**Instructions to follow**
Top to bottom, every record is to be copied word for word.

Excerpts from a dataset:
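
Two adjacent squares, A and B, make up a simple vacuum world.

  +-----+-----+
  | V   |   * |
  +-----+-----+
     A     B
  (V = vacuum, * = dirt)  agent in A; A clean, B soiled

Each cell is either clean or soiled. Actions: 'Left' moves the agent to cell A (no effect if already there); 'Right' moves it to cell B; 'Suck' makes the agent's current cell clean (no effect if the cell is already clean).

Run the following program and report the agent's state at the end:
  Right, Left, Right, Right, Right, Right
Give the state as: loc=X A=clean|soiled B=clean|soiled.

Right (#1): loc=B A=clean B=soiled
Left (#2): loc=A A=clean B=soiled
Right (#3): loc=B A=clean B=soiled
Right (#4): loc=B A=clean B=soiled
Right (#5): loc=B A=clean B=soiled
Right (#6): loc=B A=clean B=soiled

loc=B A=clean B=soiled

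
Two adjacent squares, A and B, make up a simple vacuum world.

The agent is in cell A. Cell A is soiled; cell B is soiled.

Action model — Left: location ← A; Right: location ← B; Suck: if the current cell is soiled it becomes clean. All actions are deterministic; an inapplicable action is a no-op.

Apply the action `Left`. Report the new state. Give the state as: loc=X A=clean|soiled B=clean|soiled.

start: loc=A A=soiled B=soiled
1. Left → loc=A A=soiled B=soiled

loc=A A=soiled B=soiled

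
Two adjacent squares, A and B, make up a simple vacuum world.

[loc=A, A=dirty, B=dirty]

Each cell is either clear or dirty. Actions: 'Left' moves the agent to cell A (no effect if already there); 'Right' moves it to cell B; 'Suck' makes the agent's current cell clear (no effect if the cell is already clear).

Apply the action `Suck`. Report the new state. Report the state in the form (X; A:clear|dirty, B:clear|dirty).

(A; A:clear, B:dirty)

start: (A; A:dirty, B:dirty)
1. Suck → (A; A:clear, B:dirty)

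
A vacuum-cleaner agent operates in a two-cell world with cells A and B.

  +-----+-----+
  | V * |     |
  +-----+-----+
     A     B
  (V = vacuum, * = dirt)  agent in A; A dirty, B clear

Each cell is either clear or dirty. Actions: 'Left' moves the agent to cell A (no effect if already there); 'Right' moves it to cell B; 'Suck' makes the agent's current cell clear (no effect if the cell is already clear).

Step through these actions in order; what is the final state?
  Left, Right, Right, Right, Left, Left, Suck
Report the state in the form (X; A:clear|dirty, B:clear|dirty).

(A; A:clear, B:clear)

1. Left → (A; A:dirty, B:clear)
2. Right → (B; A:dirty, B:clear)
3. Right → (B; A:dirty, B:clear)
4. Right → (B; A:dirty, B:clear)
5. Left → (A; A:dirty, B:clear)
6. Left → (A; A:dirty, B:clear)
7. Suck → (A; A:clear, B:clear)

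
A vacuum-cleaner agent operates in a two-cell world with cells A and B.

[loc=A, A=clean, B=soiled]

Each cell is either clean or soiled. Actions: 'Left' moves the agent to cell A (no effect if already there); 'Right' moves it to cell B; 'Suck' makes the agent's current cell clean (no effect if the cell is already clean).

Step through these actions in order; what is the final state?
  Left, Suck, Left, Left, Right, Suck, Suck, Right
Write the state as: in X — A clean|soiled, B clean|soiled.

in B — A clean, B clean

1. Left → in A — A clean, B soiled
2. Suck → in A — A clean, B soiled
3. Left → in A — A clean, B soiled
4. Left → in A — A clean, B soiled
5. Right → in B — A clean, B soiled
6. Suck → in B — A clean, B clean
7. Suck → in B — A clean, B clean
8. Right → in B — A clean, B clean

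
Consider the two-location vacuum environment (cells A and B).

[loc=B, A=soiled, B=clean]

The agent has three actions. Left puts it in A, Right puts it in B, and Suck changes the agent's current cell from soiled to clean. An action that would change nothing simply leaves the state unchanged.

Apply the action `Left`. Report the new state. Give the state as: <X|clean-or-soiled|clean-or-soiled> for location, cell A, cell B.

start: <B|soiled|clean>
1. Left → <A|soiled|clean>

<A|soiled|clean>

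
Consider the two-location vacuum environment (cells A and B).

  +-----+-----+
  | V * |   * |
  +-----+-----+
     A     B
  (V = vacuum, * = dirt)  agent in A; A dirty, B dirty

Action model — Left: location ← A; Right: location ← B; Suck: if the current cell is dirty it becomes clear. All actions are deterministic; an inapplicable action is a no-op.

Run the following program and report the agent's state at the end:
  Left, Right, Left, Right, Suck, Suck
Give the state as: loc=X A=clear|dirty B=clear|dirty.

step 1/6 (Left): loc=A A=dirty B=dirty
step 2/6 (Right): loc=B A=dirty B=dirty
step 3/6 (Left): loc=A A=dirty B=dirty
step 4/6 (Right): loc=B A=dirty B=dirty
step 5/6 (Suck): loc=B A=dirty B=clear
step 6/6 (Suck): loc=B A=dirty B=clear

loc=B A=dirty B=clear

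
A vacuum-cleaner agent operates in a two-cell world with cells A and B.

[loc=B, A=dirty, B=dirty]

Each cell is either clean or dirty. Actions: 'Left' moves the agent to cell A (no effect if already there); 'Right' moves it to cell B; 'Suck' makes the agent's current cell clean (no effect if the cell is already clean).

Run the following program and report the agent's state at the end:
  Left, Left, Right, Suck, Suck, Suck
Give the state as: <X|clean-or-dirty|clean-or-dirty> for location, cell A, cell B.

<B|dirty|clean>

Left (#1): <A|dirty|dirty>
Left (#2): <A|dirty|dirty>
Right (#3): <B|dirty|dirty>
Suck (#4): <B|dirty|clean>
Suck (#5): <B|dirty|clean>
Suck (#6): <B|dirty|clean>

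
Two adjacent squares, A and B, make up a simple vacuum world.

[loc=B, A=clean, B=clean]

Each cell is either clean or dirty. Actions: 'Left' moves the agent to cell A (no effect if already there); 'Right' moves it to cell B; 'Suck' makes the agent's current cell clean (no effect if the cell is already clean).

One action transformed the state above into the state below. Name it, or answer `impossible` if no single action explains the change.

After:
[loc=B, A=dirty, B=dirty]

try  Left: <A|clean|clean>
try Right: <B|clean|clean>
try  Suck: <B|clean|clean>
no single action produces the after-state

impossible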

**Written answer**
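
Two adjacent squares, A and B, make up a simple vacuum world.

  +-----+-----+
  | V   |   * |
  +-----+-----+
     A     B
  (V = vacuum, * = dirt)  agent in A; A clean, B soiled

Each cell is either clean or soiled. Actions: 'Left' moves the agent to cell A (no effect if already there); 'Right' moves it to cell B; 'Suck' makes the agent's current cell clean (no effect if the cell is already clean).

Run the following program and report the agent's state at the end:
  Right, Left, Right, Right, Right, Right
Give the state as: loc=X A=clean|soiled B=clean|soiled.

Right (#1): loc=B A=clean B=soiled
Left (#2): loc=A A=clean B=soiled
Right (#3): loc=B A=clean B=soiled
Right (#4): loc=B A=clean B=soiled
Right (#5): loc=B A=clean B=soiled
Right (#6): loc=B A=clean B=soiled

loc=B A=clean B=soiled

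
Two adjacent squares, A and B, make up a simple vacuum world.

The agent is in cell A. Cell A is soiled; cell B is soiled.

Action model — Left: location ← A; Right: location ← B; Suck: if the current cell is soiled it becomes clean. All actions are deterministic; an inapplicable action is a no-op.

Apply the action `Left`. Report the new state. Give the state as: loc=X A=clean|soiled B=clean|soiled.

start: loc=A A=soiled B=soiled
1. Left → loc=A A=soiled B=soiled

loc=A A=soiled B=soiled

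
Two adjacent squares, A and B, make up a simple vacuum world.

[loc=A, A=dirty, B=dirty]

Each cell is either clear or dirty. Actions: 'Left' moves the agent to cell A (no effect if already there); 'Right' moves it to cell B; 'Suck' makes the agent's current cell clear (no effect if the cell is already clear).

Apply the action `Suck`. Report the new state. Report the state in the form (X; A:clear|dirty, B:clear|dirty).

(A; A:clear, B:dirty)

start: (A; A:dirty, B:dirty)
1. Suck → (A; A:clear, B:dirty)

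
A vacuum-cleaner agent operates in a two-cell world with cells A and B.

  +-----+-----+
  | V * |     |
  +-----+-----+
     A     B
  (V = vacuum, * = dirt)  agent in A; A dirty, B clear

Each cell is either clear or dirty. Actions: 'Left' moves the agent to cell A (no effect if already there); 'Right' moves it to cell B; 'Suck' makes the agent's current cell clear (no effect if the cell is already clear).

Step through these actions in order; what is the final state?
  Left, Right, Right, Right, Left, Left, Suck
Report the state in the form (X; A:clear|dirty, B:clear|dirty).

(A; A:clear, B:clear)

1. Left → (A; A:dirty, B:clear)
2. Right → (B; A:dirty, B:clear)
3. Right → (B; A:dirty, B:clear)
4. Right → (B; A:dirty, B:clear)
5. Left → (A; A:dirty, B:clear)
6. Left → (A; A:dirty, B:clear)
7. Suck → (A; A:clear, B:clear)

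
A vacuum-cleaner agent operates in a two-cell world with cells A and B.

[loc=A, A=clean, B=soiled]

Each cell is either clean or soiled. Actions: 'Left' moves the agent to cell A (no effect if already there); 'Right' moves it to cell B; 'Suck' makes the agent's current cell clean (no effect if the cell is already clean).

Step through these actions in order; what is the final state?
  Left, Suck, Left, Left, Right, Suck, Suck, Right
Write the state as: in X — A clean|soiled, B clean|soiled.

in B — A clean, B clean

1. Left → in A — A clean, B soiled
2. Suck → in A — A clean, B soiled
3. Left → in A — A clean, B soiled
4. Left → in A — A clean, B soiled
5. Right → in B — A clean, B soiled
6. Suck → in B — A clean, B clean
7. Suck → in B — A clean, B clean
8. Right → in B — A clean, B clean

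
Consider the two-location vacuum environment (cells A and B).

[loc=B, A=soiled, B=clean]

The agent has three actions. Left puts it in A, Right puts it in B, and Suck changes the agent's current cell from soiled to clean. An action that would change nothing simply leaves the state unchanged.

Apply the action `Left`. Report the new state. Give the state as: <X|clean-or-soiled|clean-or-soiled> for location, cell A, cell B.

start: <B|soiled|clean>
1. Left → <A|soiled|clean>

<A|soiled|clean>

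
Consider the two-location vacuum environment (cells A and B).

  +-----+-----+
  | V * |   * |
  +-----+-----+
     A     B
  (V = vacuum, * = dirt)  agent in A; A dirty, B dirty

Action model — Left: location ← A; Right: location ← B; Suck: if the current cell is dirty it becomes clear. All actions are deterministic; an inapplicable action is a no-op.

Run the following program and report the agent's state at the end:
  Left, Right, Left, Right, Suck, Suck
Give the state as: loc=X A=clear|dirty B=clear|dirty.

step 1/6 (Left): loc=A A=dirty B=dirty
step 2/6 (Right): loc=B A=dirty B=dirty
step 3/6 (Left): loc=A A=dirty B=dirty
step 4/6 (Right): loc=B A=dirty B=dirty
step 5/6 (Suck): loc=B A=dirty B=clear
step 6/6 (Suck): loc=B A=dirty B=clear

loc=B A=dirty B=clear

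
A vacuum-cleaner agent operates in a two-cell world with cells A and B.

[loc=B, A=dirty, B=dirty]

Each cell is either clean or dirty. Actions: 'Left' moves the agent to cell A (no effect if already there); 'Right' moves it to cell B; 'Suck' makes the agent's current cell clean (no effect if the cell is already clean).

Run the following program and report the agent's state at the end:
  Left, Left, Right, Suck, Suck, Suck
Give the state as: <X|clean-or-dirty|clean-or-dirty> for location, cell A, cell B.

<B|dirty|clean>

Left (#1): <A|dirty|dirty>
Left (#2): <A|dirty|dirty>
Right (#3): <B|dirty|dirty>
Suck (#4): <B|dirty|clean>
Suck (#5): <B|dirty|clean>
Suck (#6): <B|dirty|clean>

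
Two adjacent squares, A and B, make up a simple vacuum world.

[loc=B, A=clean, B=clean]

Each cell is either clean or dirty. Actions: 'Left' moves the agent to cell A (no effect if already there); 'Right' moves it to cell B; 'Suck' makes the agent's current cell clean (no effect if the cell is already clean).

One action transformed the state above into the state below. Name it, or answer `impossible` if no single action explains the change.

After:
[loc=B, A=dirty, B=dirty]

try  Left: <A|clean|clean>
try Right: <B|clean|clean>
try  Suck: <B|clean|clean>
no single action produces the after-state

impossible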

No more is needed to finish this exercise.